[Collected data]
# # # #
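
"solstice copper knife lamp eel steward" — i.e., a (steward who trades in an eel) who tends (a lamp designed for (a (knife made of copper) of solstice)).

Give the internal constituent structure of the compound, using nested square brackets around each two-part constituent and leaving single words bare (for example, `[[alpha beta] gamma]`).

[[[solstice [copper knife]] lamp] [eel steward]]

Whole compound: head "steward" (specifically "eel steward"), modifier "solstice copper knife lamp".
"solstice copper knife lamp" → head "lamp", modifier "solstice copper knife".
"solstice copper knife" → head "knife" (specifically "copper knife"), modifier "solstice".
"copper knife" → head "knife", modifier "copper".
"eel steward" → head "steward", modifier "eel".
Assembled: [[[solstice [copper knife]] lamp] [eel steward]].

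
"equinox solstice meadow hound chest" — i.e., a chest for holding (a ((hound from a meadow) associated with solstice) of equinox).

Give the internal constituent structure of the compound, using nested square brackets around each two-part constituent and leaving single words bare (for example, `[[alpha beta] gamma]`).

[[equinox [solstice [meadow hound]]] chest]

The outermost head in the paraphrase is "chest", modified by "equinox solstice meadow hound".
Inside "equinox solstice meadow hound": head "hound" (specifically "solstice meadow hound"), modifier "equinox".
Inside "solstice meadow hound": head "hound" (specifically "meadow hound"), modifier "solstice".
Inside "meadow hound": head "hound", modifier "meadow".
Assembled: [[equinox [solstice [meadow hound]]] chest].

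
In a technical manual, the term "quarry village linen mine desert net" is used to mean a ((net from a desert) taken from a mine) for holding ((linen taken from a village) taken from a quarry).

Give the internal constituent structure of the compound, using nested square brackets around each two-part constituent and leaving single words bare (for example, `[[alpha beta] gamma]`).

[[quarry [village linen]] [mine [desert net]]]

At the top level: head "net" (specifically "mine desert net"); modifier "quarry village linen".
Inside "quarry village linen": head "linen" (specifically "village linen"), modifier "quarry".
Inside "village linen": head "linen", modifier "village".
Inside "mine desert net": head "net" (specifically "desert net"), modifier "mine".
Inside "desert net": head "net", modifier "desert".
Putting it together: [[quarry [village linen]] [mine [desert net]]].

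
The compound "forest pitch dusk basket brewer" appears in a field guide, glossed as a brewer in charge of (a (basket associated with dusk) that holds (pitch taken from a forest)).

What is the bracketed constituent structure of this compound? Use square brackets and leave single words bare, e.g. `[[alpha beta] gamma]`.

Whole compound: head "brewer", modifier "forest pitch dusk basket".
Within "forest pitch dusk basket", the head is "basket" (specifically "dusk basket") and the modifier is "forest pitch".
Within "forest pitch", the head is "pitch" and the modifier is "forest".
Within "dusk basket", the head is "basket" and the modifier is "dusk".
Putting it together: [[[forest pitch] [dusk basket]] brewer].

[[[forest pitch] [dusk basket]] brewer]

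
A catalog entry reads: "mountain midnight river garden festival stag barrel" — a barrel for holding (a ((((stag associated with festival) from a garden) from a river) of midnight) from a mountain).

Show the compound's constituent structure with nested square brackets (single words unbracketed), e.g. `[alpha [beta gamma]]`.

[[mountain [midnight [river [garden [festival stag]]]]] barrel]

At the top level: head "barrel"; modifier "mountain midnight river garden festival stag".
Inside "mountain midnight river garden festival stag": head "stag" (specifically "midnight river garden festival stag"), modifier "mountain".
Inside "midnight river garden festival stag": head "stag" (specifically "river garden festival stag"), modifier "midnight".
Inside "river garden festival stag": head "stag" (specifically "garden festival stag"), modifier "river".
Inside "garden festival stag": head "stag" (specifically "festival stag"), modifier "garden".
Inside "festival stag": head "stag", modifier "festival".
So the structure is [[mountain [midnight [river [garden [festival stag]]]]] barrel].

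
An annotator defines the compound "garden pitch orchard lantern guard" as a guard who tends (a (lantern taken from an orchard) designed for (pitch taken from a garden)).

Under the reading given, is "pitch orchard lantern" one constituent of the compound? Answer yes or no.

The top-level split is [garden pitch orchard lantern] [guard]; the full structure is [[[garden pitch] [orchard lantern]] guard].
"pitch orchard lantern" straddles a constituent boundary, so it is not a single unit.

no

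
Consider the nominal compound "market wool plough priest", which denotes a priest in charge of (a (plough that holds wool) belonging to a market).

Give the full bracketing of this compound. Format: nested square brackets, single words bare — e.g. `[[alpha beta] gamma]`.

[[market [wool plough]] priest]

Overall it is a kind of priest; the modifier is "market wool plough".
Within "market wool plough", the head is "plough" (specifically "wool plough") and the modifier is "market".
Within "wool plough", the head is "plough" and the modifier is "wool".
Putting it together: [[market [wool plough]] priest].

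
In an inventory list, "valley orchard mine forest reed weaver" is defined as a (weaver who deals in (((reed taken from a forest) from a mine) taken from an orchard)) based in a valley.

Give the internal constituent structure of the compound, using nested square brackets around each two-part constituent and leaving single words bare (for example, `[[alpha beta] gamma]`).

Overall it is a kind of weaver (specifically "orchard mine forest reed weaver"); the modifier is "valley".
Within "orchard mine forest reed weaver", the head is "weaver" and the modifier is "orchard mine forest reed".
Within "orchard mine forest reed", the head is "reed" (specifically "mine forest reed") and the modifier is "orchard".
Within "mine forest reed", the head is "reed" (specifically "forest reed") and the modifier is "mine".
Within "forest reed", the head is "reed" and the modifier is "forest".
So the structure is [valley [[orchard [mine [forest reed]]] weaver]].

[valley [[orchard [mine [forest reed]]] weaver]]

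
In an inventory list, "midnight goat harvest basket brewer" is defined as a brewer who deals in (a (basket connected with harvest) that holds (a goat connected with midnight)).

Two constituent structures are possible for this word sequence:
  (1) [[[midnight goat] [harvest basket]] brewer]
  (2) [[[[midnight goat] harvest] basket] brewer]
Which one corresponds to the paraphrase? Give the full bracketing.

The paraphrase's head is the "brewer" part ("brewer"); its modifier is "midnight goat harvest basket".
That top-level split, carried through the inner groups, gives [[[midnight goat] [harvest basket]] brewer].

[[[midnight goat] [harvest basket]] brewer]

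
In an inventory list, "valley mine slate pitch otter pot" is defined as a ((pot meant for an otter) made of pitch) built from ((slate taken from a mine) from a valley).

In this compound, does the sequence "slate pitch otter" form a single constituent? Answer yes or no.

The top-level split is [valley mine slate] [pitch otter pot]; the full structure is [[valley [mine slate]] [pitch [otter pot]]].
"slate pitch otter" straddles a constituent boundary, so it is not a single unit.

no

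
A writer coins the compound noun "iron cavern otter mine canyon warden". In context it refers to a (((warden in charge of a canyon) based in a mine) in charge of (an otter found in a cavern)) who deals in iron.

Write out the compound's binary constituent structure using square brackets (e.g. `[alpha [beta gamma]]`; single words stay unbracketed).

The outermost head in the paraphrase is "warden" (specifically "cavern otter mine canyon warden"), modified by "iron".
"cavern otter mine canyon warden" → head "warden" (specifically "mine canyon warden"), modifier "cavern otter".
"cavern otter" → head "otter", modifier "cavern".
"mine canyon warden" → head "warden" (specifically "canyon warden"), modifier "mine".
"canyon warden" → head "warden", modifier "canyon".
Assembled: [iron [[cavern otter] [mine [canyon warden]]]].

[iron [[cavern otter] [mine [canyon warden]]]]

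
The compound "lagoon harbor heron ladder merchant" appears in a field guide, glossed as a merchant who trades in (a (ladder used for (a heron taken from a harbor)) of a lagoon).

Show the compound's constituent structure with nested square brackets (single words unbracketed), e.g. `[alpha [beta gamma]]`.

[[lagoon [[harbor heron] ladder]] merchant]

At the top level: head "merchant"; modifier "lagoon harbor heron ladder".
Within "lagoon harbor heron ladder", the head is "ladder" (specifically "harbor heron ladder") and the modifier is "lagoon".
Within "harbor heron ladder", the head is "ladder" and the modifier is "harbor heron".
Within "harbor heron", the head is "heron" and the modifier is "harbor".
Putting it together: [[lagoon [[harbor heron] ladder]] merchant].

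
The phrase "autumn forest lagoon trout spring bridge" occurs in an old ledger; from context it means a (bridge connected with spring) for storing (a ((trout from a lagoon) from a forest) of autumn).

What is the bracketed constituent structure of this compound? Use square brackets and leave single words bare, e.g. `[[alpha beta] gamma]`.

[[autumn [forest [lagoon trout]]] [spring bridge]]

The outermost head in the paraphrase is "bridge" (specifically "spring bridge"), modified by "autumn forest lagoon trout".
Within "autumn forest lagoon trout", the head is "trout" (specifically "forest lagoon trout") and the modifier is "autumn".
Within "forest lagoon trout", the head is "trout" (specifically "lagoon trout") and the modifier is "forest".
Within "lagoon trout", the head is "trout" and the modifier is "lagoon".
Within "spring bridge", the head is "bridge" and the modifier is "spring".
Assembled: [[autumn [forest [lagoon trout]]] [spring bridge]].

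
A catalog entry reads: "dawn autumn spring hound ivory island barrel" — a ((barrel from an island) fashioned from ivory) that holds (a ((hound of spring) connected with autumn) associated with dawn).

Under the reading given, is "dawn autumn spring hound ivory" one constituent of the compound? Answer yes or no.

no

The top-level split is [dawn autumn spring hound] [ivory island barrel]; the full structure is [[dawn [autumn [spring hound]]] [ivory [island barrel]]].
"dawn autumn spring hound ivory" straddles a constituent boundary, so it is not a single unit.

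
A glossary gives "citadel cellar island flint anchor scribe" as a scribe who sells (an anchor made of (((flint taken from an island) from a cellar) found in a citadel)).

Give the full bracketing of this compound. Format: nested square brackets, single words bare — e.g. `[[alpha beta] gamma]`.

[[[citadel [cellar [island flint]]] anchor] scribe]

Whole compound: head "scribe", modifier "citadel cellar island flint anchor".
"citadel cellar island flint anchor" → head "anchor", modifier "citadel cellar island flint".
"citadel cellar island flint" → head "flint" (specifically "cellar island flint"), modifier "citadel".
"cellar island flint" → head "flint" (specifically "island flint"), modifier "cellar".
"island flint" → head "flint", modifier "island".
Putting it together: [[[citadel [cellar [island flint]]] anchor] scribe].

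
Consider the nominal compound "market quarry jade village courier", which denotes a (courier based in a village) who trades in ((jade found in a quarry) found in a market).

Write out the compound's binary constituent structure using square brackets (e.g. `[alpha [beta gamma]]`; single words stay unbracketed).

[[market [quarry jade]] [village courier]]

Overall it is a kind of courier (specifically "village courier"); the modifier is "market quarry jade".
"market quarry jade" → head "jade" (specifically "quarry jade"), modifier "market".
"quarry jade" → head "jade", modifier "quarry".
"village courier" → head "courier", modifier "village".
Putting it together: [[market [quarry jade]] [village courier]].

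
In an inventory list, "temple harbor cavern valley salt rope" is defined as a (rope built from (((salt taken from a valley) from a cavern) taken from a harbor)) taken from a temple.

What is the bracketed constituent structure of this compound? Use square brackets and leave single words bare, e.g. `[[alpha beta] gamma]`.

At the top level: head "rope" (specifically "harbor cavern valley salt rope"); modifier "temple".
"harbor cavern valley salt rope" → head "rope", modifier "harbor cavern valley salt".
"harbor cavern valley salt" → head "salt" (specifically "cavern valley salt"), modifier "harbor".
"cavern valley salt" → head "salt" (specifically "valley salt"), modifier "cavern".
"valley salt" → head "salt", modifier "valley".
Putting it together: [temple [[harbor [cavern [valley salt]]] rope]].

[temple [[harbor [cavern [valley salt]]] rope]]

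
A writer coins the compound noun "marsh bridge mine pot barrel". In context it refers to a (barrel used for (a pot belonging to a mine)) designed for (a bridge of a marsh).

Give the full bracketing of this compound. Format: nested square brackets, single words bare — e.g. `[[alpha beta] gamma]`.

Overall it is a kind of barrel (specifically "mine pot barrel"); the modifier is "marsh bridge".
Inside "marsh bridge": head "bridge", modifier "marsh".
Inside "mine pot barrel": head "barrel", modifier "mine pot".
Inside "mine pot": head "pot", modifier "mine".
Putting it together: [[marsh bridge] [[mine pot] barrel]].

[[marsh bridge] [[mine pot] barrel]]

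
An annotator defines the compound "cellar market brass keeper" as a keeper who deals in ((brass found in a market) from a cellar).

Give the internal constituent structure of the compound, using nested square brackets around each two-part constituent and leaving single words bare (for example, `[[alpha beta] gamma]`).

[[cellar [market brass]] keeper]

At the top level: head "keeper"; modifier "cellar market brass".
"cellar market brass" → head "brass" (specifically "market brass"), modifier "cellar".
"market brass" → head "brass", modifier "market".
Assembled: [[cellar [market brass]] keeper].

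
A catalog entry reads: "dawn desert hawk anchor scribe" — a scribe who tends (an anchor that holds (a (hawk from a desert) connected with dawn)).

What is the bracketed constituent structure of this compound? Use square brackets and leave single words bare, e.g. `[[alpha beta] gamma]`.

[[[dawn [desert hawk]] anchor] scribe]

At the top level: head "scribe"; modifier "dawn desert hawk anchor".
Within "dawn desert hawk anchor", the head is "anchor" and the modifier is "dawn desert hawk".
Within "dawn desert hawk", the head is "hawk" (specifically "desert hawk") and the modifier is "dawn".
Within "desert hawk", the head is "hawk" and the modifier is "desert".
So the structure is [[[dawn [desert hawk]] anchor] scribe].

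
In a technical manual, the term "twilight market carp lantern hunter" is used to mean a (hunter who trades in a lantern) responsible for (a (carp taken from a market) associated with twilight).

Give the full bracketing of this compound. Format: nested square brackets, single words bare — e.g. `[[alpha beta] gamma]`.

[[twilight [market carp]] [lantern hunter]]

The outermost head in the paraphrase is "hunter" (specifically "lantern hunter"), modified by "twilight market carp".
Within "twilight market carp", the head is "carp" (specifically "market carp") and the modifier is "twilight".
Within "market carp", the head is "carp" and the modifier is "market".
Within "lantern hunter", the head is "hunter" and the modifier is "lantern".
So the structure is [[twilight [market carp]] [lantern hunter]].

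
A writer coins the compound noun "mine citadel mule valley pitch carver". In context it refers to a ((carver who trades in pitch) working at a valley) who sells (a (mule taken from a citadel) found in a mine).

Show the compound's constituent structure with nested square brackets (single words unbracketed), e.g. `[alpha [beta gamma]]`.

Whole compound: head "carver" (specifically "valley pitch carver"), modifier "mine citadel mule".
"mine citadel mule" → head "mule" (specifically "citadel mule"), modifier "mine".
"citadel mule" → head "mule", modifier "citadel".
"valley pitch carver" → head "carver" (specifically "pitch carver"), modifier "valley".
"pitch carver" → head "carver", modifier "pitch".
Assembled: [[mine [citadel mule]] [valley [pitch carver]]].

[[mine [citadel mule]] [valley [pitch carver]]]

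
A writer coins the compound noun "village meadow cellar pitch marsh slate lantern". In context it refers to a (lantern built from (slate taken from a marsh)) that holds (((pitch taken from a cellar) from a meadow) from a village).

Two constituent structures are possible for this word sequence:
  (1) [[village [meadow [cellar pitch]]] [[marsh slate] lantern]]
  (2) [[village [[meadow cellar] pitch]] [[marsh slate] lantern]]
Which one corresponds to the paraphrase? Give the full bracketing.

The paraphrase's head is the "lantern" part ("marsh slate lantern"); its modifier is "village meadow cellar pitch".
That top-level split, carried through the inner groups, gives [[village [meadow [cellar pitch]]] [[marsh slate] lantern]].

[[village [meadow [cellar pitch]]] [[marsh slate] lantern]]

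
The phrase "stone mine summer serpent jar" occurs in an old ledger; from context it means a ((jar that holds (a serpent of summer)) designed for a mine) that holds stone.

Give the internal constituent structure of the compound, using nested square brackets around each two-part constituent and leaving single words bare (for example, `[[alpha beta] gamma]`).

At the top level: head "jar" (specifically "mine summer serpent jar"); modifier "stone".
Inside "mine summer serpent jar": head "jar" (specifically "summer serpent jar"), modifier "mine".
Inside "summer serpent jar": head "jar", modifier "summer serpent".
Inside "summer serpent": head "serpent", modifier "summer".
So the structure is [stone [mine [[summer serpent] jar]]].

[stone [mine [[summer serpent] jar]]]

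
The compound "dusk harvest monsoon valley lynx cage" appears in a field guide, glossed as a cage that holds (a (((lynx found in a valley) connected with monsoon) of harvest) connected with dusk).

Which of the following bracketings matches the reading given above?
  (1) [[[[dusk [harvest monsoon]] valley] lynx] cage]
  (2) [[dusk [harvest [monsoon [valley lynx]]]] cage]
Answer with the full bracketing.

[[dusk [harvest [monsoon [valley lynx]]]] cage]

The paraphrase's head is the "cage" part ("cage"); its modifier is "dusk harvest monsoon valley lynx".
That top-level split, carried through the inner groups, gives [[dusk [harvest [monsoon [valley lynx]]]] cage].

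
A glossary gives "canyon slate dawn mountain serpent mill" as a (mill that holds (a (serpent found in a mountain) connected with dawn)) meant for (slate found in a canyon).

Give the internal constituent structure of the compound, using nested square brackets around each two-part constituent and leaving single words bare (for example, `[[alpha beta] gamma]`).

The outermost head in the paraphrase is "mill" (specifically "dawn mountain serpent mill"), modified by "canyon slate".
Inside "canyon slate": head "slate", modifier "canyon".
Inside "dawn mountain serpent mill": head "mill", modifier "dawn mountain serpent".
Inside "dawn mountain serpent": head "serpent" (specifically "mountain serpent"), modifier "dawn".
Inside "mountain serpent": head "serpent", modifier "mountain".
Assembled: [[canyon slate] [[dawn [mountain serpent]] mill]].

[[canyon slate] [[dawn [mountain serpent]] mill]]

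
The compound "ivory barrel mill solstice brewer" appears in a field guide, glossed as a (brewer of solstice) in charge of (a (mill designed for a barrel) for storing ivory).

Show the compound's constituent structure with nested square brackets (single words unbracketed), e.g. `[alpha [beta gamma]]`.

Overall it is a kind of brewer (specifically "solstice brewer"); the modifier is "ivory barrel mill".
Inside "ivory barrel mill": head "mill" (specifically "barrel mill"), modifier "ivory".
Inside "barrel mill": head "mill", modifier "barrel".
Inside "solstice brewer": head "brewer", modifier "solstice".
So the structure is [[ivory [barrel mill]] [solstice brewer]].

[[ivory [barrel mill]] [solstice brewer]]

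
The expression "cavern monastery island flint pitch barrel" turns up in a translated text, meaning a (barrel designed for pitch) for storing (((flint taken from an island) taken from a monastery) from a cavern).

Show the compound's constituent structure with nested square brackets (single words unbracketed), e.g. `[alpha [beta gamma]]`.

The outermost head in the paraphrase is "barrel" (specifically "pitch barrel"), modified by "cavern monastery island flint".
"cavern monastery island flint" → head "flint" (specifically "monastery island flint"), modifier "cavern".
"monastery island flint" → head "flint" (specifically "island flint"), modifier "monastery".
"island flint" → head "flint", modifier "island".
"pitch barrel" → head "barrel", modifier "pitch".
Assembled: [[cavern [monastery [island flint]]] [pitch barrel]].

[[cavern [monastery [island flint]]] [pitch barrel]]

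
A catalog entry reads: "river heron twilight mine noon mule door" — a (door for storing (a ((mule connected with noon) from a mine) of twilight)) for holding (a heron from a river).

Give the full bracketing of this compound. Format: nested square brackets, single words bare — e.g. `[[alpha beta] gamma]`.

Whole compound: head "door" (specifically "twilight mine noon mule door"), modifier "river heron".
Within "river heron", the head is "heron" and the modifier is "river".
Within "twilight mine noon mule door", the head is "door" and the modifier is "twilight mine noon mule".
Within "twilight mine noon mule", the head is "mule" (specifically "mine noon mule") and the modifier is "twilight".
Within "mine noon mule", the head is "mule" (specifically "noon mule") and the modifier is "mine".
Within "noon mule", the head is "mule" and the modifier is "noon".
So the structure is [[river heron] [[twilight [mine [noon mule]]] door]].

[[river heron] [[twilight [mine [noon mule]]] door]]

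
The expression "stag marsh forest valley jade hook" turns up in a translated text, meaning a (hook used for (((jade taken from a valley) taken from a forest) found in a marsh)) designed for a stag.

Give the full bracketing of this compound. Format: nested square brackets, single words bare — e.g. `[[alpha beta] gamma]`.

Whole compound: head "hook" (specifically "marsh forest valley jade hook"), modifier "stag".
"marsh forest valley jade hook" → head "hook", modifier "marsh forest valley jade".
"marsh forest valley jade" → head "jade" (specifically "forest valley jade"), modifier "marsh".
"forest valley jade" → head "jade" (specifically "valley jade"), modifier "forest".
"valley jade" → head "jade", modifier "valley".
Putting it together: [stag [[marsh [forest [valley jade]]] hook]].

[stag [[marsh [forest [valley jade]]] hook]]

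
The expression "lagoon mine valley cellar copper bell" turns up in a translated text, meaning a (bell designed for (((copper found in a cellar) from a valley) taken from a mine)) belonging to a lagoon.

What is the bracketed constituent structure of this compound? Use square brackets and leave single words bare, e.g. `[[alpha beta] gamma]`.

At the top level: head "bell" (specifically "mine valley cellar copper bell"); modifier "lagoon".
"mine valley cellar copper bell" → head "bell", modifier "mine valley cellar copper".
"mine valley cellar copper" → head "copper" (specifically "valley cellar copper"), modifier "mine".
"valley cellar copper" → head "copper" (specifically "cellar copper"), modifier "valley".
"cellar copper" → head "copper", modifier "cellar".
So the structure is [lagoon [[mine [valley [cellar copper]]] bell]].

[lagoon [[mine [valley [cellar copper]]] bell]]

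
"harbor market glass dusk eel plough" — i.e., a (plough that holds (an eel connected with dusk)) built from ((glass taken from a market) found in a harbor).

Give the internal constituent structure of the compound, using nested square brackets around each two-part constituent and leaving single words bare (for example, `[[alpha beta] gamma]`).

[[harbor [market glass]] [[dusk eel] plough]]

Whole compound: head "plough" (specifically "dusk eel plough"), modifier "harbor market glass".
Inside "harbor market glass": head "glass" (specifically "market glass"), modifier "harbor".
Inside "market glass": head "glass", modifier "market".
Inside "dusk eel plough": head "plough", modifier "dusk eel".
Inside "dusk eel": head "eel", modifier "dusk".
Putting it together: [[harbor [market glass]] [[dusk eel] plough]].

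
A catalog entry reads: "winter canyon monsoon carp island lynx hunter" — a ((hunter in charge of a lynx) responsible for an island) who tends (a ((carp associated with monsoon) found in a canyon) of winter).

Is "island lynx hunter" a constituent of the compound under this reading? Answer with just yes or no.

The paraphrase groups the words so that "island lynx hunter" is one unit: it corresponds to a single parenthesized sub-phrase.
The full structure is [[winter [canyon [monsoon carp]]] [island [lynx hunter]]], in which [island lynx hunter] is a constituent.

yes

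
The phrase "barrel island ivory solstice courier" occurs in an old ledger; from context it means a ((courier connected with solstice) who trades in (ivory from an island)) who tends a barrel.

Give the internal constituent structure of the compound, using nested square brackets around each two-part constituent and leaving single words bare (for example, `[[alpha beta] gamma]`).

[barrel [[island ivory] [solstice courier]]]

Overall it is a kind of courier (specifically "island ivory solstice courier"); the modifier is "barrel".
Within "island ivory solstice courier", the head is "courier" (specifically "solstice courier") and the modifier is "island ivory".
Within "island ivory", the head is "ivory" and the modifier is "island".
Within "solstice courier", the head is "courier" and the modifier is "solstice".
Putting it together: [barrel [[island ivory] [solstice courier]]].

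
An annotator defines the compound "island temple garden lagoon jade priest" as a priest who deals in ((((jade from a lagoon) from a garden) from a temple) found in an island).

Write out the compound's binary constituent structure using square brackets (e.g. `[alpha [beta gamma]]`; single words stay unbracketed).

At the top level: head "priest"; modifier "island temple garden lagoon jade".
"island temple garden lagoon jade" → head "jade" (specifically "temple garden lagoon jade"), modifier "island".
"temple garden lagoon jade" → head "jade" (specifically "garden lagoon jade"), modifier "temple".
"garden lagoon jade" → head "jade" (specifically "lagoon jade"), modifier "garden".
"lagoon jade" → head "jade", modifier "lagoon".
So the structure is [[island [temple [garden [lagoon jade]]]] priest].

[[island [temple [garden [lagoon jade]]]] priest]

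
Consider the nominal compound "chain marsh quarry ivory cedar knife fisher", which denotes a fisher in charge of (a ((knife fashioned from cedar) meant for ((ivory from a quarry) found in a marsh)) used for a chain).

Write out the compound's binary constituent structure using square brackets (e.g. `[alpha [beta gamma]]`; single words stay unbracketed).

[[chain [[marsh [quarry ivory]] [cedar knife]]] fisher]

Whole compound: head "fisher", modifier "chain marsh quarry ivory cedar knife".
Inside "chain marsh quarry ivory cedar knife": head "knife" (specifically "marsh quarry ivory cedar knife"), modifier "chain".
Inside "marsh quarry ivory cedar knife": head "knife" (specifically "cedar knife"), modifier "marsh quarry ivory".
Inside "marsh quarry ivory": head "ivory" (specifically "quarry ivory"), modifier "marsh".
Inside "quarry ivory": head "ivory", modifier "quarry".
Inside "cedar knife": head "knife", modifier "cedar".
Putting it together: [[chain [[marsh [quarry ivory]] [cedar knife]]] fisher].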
# # # #
**What to do**
Please repeat word for word the lines above that run from the beginning through the line containing "from a quarry).", keeping both the first and that last line.

**Completed exercise**
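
"solstice copper knife lamp eel steward" — i.e., a (steward who trades in an eel) who tends (a lamp designed for (a (knife made of copper) of solstice)).

Give the internal constituent structure of the compound, using nested square brackets around each two-part constituent and leaving single words bare (for example, `[[alpha beta] gamma]`).

[[[solstice [copper knife]] lamp] [eel steward]]

Whole compound: head "steward" (specifically "eel steward"), modifier "solstice copper knife lamp".
"solstice copper knife lamp" → head "lamp", modifier "solstice copper knife".
"solstice copper knife" → head "knife" (specifically "copper knife"), modifier "solstice".
"copper knife" → head "knife", modifier "copper".
"eel steward" → head "steward", modifier "eel".
Assembled: [[[solstice [copper knife]] lamp] [eel steward]].

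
"equinox solstice meadow hound chest" — i.e., a chest for holding (a ((hound from a meadow) associated with solstice) of equinox).

Give the internal constituent structure of the compound, using nested square brackets around each two-part constituent and leaving single words bare (for example, `[[alpha beta] gamma]`).

[[equinox [solstice [meadow hound]]] chest]

The outermost head in the paraphrase is "chest", modified by "equinox solstice meadow hound".
Inside "equinox solstice meadow hound": head "hound" (specifically "solstice meadow hound"), modifier "equinox".
Inside "solstice meadow hound": head "hound" (specifically "meadow hound"), modifier "solstice".
Inside "meadow hound": head "hound", modifier "meadow".
Assembled: [[equinox [solstice [meadow hound]]] chest].

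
In a technical manual, the term "quarry village linen mine desert net" is used to mean a ((net from a desert) taken from a mine) for holding ((linen taken from a village) taken from a quarry).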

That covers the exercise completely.